▶ [Your objective] The entries are to be repeated in full, without any change.

┌──

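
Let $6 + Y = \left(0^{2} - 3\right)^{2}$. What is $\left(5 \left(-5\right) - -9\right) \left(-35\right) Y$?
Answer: $1680$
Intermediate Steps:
$Y = 3$ ($Y = -6 + \left(0^{2} - 3\right)^{2} = -6 + \left(0 - 3\right)^{2} = -6 + \left(-3\right)^{2} = -6 + 9 = 3$)
$\left(5 \left(-5\right) - -9\right) \left(-35\right) Y = \left(5 \left(-5\right) - -9\right) \left(-35\right) 3 = \left(-25 + 9\right) \left(-35\right) 3 = \left(-16\right) \left(-35\right) 3 = 560 \cdot 3 = 1680$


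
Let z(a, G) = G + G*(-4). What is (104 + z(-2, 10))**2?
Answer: 5476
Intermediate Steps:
z(a, G) = -3*G (z(a, G) = G - 4*G = -3*G)
(104 + z(-2, 10))**2 = (104 - 3*10)**2 = (104 - 30)**2 = 74**2 = 5476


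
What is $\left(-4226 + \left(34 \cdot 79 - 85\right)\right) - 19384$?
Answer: $-21009$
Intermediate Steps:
$\left(-4226 + \left(34 \cdot 79 - 85\right)\right) - 19384 = \left(-4226 + \left(2686 - 85\right)\right) - 19384 = \left(-4226 + 2601\right) - 19384 = -1625 - 19384 = -21009$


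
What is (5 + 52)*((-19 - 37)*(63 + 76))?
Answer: -443688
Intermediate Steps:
(5 + 52)*((-19 - 37)*(63 + 76)) = 57*(-56*139) = 57*(-7784) = -443688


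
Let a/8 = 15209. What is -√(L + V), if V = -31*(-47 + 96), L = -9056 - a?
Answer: -I*√132247 ≈ -363.66*I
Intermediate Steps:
a = 121672 (a = 8*15209 = 121672)
L = -130728 (L = -9056 - 1*121672 = -9056 - 121672 = -130728)
V = -1519 (V = -31*49 = -1519)
-√(L + V) = -√(-130728 - 1519) = -√(-132247) = -I*√132247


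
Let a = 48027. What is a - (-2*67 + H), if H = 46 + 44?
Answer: 48071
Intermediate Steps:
H = 90
a - (-2*67 + H) = 48027 - (-2*67 + 90) = 48027 - (-134 + 90) = 48027 - 1*(-44) = 48027 + 44 = 48071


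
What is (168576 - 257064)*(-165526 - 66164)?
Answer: 20501784720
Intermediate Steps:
(168576 - 257064)*(-165526 - 66164) = -88488*(-231690) = 20501784720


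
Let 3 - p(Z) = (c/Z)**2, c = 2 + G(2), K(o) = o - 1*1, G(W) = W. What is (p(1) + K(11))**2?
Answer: 9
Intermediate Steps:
K(o) = -1 + o (K(o) = o - 1 = -1 + o)
c = 4 (c = 2 + 2 = 4)
p(Z) = 3 - 16/Z**2 (p(Z) = 3 - (4/Z)**2 = 3 - 16/Z**2)
(p(1) + K(11))**2 = ((3 - 16/1**2) + (-1 + 11))**2 = ((3 - 16*1) + 10)**2 = ((3 - 16) + 10)**2 = (-13 + 10)**2 = (-3)**2 = 9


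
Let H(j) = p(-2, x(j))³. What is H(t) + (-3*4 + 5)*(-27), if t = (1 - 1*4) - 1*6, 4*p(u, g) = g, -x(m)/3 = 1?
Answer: 12069/64 ≈ 188.58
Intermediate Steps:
x(m) = -3 (x(m) = -3*1 = -3)
p(u, g) = g/4
t = -9 (t = (1 - 4) - 6 = -3 - 6 = -9)
H(j) = -27/64 (H(j) = ((¼)*(-3))³ = (-¾)³ = -27/64)
H(t) + (-3*4 + 5)*(-27) = -27/64 + (-3*4 + 5)*(-27) = -27/64 + (-12 + 5)*(-27) = -27/64 - 7*(-27) = -27/64 + 189 = 12069/64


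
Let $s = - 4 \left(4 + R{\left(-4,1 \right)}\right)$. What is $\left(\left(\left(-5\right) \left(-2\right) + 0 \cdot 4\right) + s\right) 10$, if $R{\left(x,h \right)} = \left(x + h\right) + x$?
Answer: $220$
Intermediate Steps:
$R{\left(x,h \right)} = h + 2 x$ ($R{\left(x,h \right)} = \left(h + x\right) + x = h + 2 x$)
$s = 12$ ($s = - 4 \left(4 + \left(1 + 2 \left(-4\right)\right)\right) = - 4 \left(4 + \left(1 - 8\right)\right) = - 4 \left(4 - 7\right) = \left(-4\right) \left(-3\right) = 12$)
$\left(\left(\left(-5\right) \left(-2\right) + 0 \cdot 4\right) + s\right) 10 = \left(\left(\left(-5\right) \left(-2\right) + 0 \cdot 4\right) + 12\right) 10 = \left(\left(10 + 0\right) + 12\right) 10 = \left(10 + 12\right) 10 = 22 \cdot 10 = 220$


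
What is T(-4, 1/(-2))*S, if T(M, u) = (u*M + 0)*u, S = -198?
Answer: 198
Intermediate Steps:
T(M, u) = M*u² (T(M, u) = (M*u + 0)*u = (M*u)*u = M*u²)
T(-4, 1/(-2))*S = -4*(1/(-2))²*(-198) = -4*(1*(-½))²*(-198) = -4*(-½)²*(-198) = -4*¼*(-198) = -1*(-198) = 198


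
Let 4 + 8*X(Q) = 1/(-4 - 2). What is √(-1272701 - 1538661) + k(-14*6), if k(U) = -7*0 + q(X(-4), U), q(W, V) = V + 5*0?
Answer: -84 + I*√2811362 ≈ -84.0 + 1676.7*I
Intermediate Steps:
X(Q) = -25/48 (X(Q) = -½ + 1/(8*(-4 - 2)) = -½ + (⅛)/(-6) = -½ + (⅛)*(-⅙) = -½ - 1/48 = -25/48)
q(W, V) = V (q(W, V) = V + 0 = V)
k(U) = U (k(U) = -7*0 + U = 0 + U = U)
√(-1272701 - 1538661) + k(-14*6) = √(-1272701 - 1538661) - 14*6 = √(-2811362) - 84 = I*√2811362 - 84 = -84 + I*√2811362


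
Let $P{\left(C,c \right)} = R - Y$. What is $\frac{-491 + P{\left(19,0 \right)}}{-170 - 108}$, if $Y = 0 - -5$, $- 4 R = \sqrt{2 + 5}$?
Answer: $\frac{248}{139} + \frac{\sqrt{7}}{1112} \approx 1.7866$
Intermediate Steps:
$R = - \frac{\sqrt{7}}{4}$ ($R = - \frac{\sqrt{2 + 5}}{4} = - \frac{\sqrt{7}}{4} \approx -0.66144$)
$Y = 5$ ($Y = 0 + 5 = 5$)
$P{\left(C,c \right)} = -5 - \frac{\sqrt{7}}{4}$ ($P{\left(C,c \right)} = - \frac{\sqrt{7}}{4} - 5 = -5 - \frac{\sqrt{7}}{4}$)
$\frac{-491 + P{\left(19,0 \right)}}{-170 - 108} = \frac{-491 - \left(5 + \frac{\sqrt{7}}{4}\right)}{-170 - 108} = \frac{-496 - \frac{\sqrt{7}}{4}}{-278} = \left(-496 - \frac{\sqrt{7}}{4}\right) \left(- \frac{1}{278}\right) = \frac{248}{139} + \frac{\sqrt{7}}{1112}$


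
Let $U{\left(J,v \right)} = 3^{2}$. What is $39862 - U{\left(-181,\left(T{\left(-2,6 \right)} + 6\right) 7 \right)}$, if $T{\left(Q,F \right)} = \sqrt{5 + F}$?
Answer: $39853$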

└──

▶ [Problem solution]
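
Let $6 + Y = \left(0^{2} - 3\right)^{2}$. What is $\left(5 \left(-5\right) - -9\right) \left(-35\right) Y$?
Answer: $1680$
Intermediate Steps:
$Y = 3$ ($Y = -6 + \left(0^{2} - 3\right)^{2} = -6 + \left(0 - 3\right)^{2} = -6 + \left(-3\right)^{2} = -6 + 9 = 3$)
$\left(5 \left(-5\right) - -9\right) \left(-35\right) Y = \left(5 \left(-5\right) - -9\right) \left(-35\right) 3 = \left(-25 + 9\right) \left(-35\right) 3 = \left(-16\right) \left(-35\right) 3 = 560 \cdot 3 = 1680$


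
Let z(a, G) = G + G*(-4). What is (104 + z(-2, 10))**2?
Answer: 5476
Intermediate Steps:
z(a, G) = -3*G (z(a, G) = G - 4*G = -3*G)
(104 + z(-2, 10))**2 = (104 - 3*10)**2 = (104 - 30)**2 = 74**2 = 5476


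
What is $\left(-4226 + \left(34 \cdot 79 - 85\right)\right) - 19384$?
Answer: $-21009$
Intermediate Steps:
$\left(-4226 + \left(34 \cdot 79 - 85\right)\right) - 19384 = \left(-4226 + \left(2686 - 85\right)\right) - 19384 = \left(-4226 + 2601\right) - 19384 = -1625 - 19384 = -21009$


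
What is (5 + 52)*((-19 - 37)*(63 + 76))?
Answer: -443688
Intermediate Steps:
(5 + 52)*((-19 - 37)*(63 + 76)) = 57*(-56*139) = 57*(-7784) = -443688


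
Let a/8 = 15209. What is -√(L + V), if V = -31*(-47 + 96), L = -9056 - a?
Answer: -I*√132247 ≈ -363.66*I
Intermediate Steps:
a = 121672 (a = 8*15209 = 121672)
L = -130728 (L = -9056 - 1*121672 = -9056 - 121672 = -130728)
V = -1519 (V = -31*49 = -1519)
-√(L + V) = -√(-130728 - 1519) = -√(-132247) = -I*√132247


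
Let a = 48027. What is a - (-2*67 + H), if H = 46 + 44?
Answer: 48071
Intermediate Steps:
H = 90
a - (-2*67 + H) = 48027 - (-2*67 + 90) = 48027 - (-134 + 90) = 48027 - 1*(-44) = 48027 + 44 = 48071


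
What is (168576 - 257064)*(-165526 - 66164)?
Answer: 20501784720
Intermediate Steps:
(168576 - 257064)*(-165526 - 66164) = -88488*(-231690) = 20501784720


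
Let 3 - p(Z) = (c/Z)**2, c = 2 + G(2), K(o) = o - 1*1, G(W) = W. What is (p(1) + K(11))**2?
Answer: 9
Intermediate Steps:
K(o) = -1 + o (K(o) = o - 1 = -1 + o)
c = 4 (c = 2 + 2 = 4)
p(Z) = 3 - 16/Z**2 (p(Z) = 3 - (4/Z)**2 = 3 - 16/Z**2)
(p(1) + K(11))**2 = ((3 - 16/1**2) + (-1 + 11))**2 = ((3 - 16*1) + 10)**2 = ((3 - 16) + 10)**2 = (-13 + 10)**2 = (-3)**2 = 9


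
Let H(j) = p(-2, x(j))³. What is H(t) + (-3*4 + 5)*(-27), if t = (1 - 1*4) - 1*6, 4*p(u, g) = g, -x(m)/3 = 1?
Answer: 12069/64 ≈ 188.58
Intermediate Steps:
x(m) = -3 (x(m) = -3*1 = -3)
p(u, g) = g/4
t = -9 (t = (1 - 4) - 6 = -3 - 6 = -9)
H(j) = -27/64 (H(j) = ((¼)*(-3))³ = (-¾)³ = -27/64)
H(t) + (-3*4 + 5)*(-27) = -27/64 + (-3*4 + 5)*(-27) = -27/64 + (-12 + 5)*(-27) = -27/64 - 7*(-27) = -27/64 + 189 = 12069/64


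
Let $s = - 4 \left(4 + R{\left(-4,1 \right)}\right)$. What is $\left(\left(\left(-5\right) \left(-2\right) + 0 \cdot 4\right) + s\right) 10$, if $R{\left(x,h \right)} = \left(x + h\right) + x$?
Answer: $220$
Intermediate Steps:
$R{\left(x,h \right)} = h + 2 x$ ($R{\left(x,h \right)} = \left(h + x\right) + x = h + 2 x$)
$s = 12$ ($s = - 4 \left(4 + \left(1 + 2 \left(-4\right)\right)\right) = - 4 \left(4 + \left(1 - 8\right)\right) = - 4 \left(4 - 7\right) = \left(-4\right) \left(-3\right) = 12$)
$\left(\left(\left(-5\right) \left(-2\right) + 0 \cdot 4\right) + s\right) 10 = \left(\left(\left(-5\right) \left(-2\right) + 0 \cdot 4\right) + 12\right) 10 = \left(\left(10 + 0\right) + 12\right) 10 = \left(10 + 12\right) 10 = 22 \cdot 10 = 220$


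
What is T(-4, 1/(-2))*S, if T(M, u) = (u*M + 0)*u, S = -198?
Answer: 198
Intermediate Steps:
T(M, u) = M*u² (T(M, u) = (M*u + 0)*u = (M*u)*u = M*u²)
T(-4, 1/(-2))*S = -4*(1/(-2))²*(-198) = -4*(1*(-½))²*(-198) = -4*(-½)²*(-198) = -4*¼*(-198) = -1*(-198) = 198


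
Let 4 + 8*X(Q) = 1/(-4 - 2). What is √(-1272701 - 1538661) + k(-14*6), if k(U) = -7*0 + q(X(-4), U), q(W, V) = V + 5*0?
Answer: -84 + I*√2811362 ≈ -84.0 + 1676.7*I
Intermediate Steps:
X(Q) = -25/48 (X(Q) = -½ + 1/(8*(-4 - 2)) = -½ + (⅛)/(-6) = -½ + (⅛)*(-⅙) = -½ - 1/48 = -25/48)
q(W, V) = V (q(W, V) = V + 0 = V)
k(U) = U (k(U) = -7*0 + U = 0 + U = U)
√(-1272701 - 1538661) + k(-14*6) = √(-1272701 - 1538661) - 14*6 = √(-2811362) - 84 = I*√2811362 - 84 = -84 + I*√2811362


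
Let $P{\left(C,c \right)} = R - Y$. What is $\frac{-491 + P{\left(19,0 \right)}}{-170 - 108}$, if $Y = 0 - -5$, $- 4 R = \sqrt{2 + 5}$?
Answer: $\frac{248}{139} + \frac{\sqrt{7}}{1112} \approx 1.7866$
Intermediate Steps:
$R = - \frac{\sqrt{7}}{4}$ ($R = - \frac{\sqrt{2 + 5}}{4} = - \frac{\sqrt{7}}{4} \approx -0.66144$)
$Y = 5$ ($Y = 0 + 5 = 5$)
$P{\left(C,c \right)} = -5 - \frac{\sqrt{7}}{4}$ ($P{\left(C,c \right)} = - \frac{\sqrt{7}}{4} - 5 = -5 - \frac{\sqrt{7}}{4}$)
$\frac{-491 + P{\left(19,0 \right)}}{-170 - 108} = \frac{-491 - \left(5 + \frac{\sqrt{7}}{4}\right)}{-170 - 108} = \frac{-496 - \frac{\sqrt{7}}{4}}{-278} = \left(-496 - \frac{\sqrt{7}}{4}\right) \left(- \frac{1}{278}\right) = \frac{248}{139} + \frac{\sqrt{7}}{1112}$


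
Let $U{\left(J,v \right)} = 3^{2}$. What is $39862 - U{\left(-181,\left(T{\left(-2,6 \right)} + 6\right) 7 \right)}$, if $T{\left(Q,F \right)} = \sqrt{5 + F}$?
Answer: $39853$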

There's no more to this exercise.